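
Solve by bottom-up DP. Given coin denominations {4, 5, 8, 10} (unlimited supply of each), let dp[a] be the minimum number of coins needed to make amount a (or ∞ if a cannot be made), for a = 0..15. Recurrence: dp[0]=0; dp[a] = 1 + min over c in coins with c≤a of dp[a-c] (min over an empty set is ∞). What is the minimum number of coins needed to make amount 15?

2

 a  0  1  2  3  4  5  6  7  8  9 10 11 12 13 14 15
dp  0  -  -  -  1  1  -  -  1  2  1  -  2  2  2  2
(- denotes ∞ / unreachable)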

++++++++++++++++++++

▶ **What you should do**
Each line above should be output exactly as written.

▶ **Exercise output**
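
Solve by bottom-up DP. Given coin denominations {4, 5, 8, 10} (unlimited supply of each), let dp[a] be the minimum number of coins needed to make amount a (or ∞ if a cannot be made), for a = 0..15. Recurrence: dp[0]=0; dp[a] = 1 + min over c in coins with c≤a of dp[a-c] (min over an empty set is ∞). What is the minimum number of coins needed to make amount 15?

2

 a  0  1  2  3  4  5  6  7  8  9 10 11 12 13 14 15
dp  0  -  -  -  1  1  -  -  1  2  1  -  2  2  2  2
(- denotes ∞ / unreachable)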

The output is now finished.